*Task details:*
Return exactly the lines that run from the one containing "Age=7: l(x)=0.044, mean offspring=0.0" to the end of the entries, with both ends included.

*Data:*
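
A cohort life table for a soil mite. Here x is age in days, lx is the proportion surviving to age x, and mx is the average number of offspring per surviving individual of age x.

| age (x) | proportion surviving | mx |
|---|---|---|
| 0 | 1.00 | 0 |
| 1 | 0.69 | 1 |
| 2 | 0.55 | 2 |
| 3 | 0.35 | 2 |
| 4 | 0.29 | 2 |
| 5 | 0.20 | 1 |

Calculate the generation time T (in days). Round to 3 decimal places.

lx·mx: 0, 0.69, 1.1, 0.7, 0.58, 0.2 → R0 = 3.27
x·lx·mx: 0, 0.69, 2.2, 2.1, 2.32, 1 → Σ = 8.31
T = 8.31 / 3.27 = 2.541284… → 2.541

2.541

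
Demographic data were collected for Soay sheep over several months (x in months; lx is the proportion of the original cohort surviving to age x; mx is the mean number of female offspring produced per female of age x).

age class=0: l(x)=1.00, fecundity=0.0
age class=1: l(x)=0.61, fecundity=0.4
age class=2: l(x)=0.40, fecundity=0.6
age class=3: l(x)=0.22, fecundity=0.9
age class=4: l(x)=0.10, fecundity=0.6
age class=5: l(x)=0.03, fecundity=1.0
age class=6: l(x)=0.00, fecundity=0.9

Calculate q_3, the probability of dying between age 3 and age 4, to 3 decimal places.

0.545

q_3 = (l_3 − l_4) / l_3 = (0.22 − 0.1) / 0.22
     = 0.12 / 0.22 = 0.545455… → 0.545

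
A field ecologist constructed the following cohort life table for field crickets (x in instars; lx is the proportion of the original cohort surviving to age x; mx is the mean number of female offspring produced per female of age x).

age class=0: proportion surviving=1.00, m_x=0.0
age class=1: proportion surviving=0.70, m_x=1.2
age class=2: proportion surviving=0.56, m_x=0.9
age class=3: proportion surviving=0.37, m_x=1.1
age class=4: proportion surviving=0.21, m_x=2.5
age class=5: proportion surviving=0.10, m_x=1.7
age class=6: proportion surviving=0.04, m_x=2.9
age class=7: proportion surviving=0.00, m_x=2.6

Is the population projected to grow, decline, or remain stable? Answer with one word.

growing

R0 = Σ lx·mx = 0 + 0.84 + 0.504 + 0.407 + 0.525 + 0.17 + 0.116 + 0 = 2.562
R0 > 1, so the population is growing.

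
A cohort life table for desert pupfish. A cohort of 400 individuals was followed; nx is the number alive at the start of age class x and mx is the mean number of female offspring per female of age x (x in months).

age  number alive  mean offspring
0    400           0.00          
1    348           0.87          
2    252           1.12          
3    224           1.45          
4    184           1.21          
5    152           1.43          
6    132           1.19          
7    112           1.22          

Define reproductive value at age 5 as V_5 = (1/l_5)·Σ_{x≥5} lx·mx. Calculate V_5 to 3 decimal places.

3.362

lx = nx/n0 = nx/400: 1, 0.87, 0.63, 0.56, 0.46, 0.38, 0.33, 0.28
lx·mx for x ≥ 5: 0.5434, 0.3927, 0.3416 → sum = 1.2777
V_5 = 1.2777 / l_5 = 1.2777 / 0.38 = 3.362368… → 3.362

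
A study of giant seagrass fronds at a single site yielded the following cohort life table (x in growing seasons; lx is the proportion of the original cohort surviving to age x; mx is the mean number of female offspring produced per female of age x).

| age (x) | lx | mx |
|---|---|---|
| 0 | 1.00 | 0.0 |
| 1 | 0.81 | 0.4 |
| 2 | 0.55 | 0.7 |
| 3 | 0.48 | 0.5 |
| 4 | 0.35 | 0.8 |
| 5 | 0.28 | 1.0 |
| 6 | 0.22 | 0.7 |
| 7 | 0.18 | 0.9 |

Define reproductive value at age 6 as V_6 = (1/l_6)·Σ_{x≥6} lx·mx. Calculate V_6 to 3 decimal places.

1.436

lx·mx for x ≥ 6: 0.154, 0.162 → sum = 0.316
V_6 = 0.316 / l_6 = 0.316 / 0.22 = 1.436364… → 1.436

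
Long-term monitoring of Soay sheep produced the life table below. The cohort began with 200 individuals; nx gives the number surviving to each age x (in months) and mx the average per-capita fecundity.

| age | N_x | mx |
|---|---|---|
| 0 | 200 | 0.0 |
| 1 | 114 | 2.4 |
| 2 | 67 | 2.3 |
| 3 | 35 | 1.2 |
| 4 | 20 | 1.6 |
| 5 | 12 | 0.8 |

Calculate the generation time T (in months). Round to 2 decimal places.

1.73

lx = nx/n0 = nx/200: 1, 0.57, 0.335, 0.175, 0.1, 0.06
lx·mx: 0, 1.368, 0.7705, 0.21, 0.16, 0.048 → R0 = 2.5565
x·lx·mx: 0, 1.368, 1.541, 0.63, 0.64, 0.24 → Σ = 4.419
T = 4.419 / 2.5565 = 1.728535… → 1.73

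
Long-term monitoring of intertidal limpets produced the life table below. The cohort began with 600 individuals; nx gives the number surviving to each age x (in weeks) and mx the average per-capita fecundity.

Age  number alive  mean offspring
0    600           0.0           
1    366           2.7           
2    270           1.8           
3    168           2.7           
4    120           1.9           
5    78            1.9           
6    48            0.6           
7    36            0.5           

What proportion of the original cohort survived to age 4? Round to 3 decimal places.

0.200

l_4 = n_4/n_0 = 120/600 = 0.2 → 0.200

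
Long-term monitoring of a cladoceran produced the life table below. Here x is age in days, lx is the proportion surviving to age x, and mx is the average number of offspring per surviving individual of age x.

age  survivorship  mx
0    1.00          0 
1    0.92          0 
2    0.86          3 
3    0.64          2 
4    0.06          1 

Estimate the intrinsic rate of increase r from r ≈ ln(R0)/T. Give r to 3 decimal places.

R0 = Σ lx·mx = 0 + 0 + 2.58 + 1.28 + 0.06 = 3.92
Σ x·lx·mx = 9.24; T = 9.24/3.92 = 2.35714…
r ≈ ln(R0)/T = ln(3.92)/2.35714… = 0.57955… → 0.580

0.580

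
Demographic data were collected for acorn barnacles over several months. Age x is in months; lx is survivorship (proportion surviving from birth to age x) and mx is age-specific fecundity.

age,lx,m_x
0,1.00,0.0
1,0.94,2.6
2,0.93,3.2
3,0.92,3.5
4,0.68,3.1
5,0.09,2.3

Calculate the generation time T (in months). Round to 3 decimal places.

2.512

lx·mx: 0, 2.444, 2.976, 3.22, 2.108, 0.207 → R0 = 10.955
x·lx·mx: 0, 2.444, 5.952, 9.66, 8.432, 1.035 → Σ = 27.523
T = 27.523 / 10.955 = 2.512369… → 2.512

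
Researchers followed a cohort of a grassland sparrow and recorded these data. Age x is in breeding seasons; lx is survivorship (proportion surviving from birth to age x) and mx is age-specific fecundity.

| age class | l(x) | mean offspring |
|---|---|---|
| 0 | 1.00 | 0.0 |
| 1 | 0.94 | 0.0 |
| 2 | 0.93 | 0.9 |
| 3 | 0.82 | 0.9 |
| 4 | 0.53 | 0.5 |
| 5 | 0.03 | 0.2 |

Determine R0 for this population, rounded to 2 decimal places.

1.85

lx·mx by age: 0, 0, 0.837, 0.738, 0.265, 0.006
R0 = Σ lx·mx = 1.846 → 1.85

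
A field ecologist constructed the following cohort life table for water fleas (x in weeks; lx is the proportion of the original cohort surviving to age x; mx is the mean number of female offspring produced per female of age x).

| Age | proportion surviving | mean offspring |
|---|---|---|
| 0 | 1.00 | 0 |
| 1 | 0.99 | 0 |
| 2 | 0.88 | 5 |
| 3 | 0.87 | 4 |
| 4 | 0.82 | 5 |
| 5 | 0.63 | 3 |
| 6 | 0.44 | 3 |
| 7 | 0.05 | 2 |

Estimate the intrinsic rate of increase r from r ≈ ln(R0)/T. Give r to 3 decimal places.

R0 = Σ lx·mx = 0 + 0 + 4.4 + 3.48 + 4.1 + 1.89 + 1.32 + 0.1 = 15.29
Σ x·lx·mx = 53.71; T = 53.71/15.29 = 3.51275…
r ≈ ln(R0)/T = ln(15.29)/3.51275… = 0.77637… → 0.776

0.776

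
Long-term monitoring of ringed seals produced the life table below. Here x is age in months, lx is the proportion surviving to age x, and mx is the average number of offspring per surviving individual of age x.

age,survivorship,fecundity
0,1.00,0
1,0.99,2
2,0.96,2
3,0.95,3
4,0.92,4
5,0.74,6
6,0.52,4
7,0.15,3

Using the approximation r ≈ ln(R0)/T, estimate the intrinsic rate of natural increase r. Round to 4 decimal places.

0.7427

R0 = Σ lx·mx = 0 + 1.98 + 1.92 + 2.85 + 3.68 + 4.44 + 2.08 + 0.45 = 17.4
Σ x·lx·mx = 66.92; T = 66.92/17.4 = 3.84598…
r ≈ ln(R0)/T = ln(17.4)/3.84598… = 0.742716… → 0.7427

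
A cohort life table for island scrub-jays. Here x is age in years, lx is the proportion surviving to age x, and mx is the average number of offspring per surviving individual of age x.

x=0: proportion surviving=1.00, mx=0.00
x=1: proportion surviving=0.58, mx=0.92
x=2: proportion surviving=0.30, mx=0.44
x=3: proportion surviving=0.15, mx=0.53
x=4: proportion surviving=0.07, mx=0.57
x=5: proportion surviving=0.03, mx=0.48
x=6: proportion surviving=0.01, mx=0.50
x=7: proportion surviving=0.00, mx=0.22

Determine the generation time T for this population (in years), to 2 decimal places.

1.61

lx·mx: 0, 0.5336, 0.132, 0.0795, 0.0399, 0.0144, 0.005, 0 → R0 = 0.8044
x·lx·mx: 0, 0.5336, 0.264, 0.2385, 0.1596, 0.072, 0.03, 0 → Σ = 1.2977
T = 1.2977 / 0.8044 = 1.613252… → 1.61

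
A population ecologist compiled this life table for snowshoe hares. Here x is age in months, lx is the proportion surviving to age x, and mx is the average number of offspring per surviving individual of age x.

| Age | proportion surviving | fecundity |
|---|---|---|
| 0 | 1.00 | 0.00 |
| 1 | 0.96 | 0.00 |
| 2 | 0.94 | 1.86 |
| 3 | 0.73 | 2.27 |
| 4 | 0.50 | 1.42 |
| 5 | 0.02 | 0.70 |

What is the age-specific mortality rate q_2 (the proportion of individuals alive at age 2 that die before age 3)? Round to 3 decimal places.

q_2 = (l_2 − l_3) / l_2 = (0.94 − 0.73) / 0.94
     = 0.21 / 0.94 = 0.223404… → 0.223

0.223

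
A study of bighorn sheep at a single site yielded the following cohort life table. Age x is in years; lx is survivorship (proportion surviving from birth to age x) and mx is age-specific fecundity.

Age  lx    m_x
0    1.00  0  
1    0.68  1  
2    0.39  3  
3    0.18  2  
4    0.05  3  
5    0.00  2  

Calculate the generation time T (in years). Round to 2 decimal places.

1.99

lx·mx: 0, 0.68, 1.17, 0.36, 0.15, 0 → R0 = 2.36
x·lx·mx: 0, 0.68, 2.34, 1.08, 0.6, 0 → Σ = 4.7
T = 4.7 / 2.36 = 1.991525… → 1.99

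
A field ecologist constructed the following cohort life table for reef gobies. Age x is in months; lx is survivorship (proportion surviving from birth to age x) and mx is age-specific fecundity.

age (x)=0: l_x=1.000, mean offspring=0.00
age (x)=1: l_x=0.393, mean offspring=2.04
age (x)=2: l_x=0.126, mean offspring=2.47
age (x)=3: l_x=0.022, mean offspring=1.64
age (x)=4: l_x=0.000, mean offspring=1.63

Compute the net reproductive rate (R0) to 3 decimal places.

1.149

lx·mx by age: 0, 0.80172, 0.31122, 0.03608, 0
R0 = Σ lx·mx = 1.14902 → 1.149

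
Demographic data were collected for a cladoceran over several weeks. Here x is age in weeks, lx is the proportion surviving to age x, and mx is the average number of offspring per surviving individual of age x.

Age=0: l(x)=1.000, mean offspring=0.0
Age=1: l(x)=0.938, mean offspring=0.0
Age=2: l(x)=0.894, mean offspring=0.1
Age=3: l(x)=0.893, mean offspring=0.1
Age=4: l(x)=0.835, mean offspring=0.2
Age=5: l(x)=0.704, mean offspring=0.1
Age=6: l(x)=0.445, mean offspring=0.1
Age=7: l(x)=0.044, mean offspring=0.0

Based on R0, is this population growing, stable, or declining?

R0 = Σ lx·mx = 0 + 0 + 0.0894 + 0.0893 + 0.167 + 0.0704 + 0.0445 + 0 = 0.4606
R0 < 1, so the population is declining.

declining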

*Answer to this exercise:*
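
Age=7: l(x)=0.044, mean offspring=0.0

Based on R0, is this population growing, stable, or declining?

R0 = Σ lx·mx = 0 + 0 + 0.0894 + 0.0893 + 0.167 + 0.0704 + 0.0445 + 0 = 0.4606
R0 < 1, so the population is declining.

declining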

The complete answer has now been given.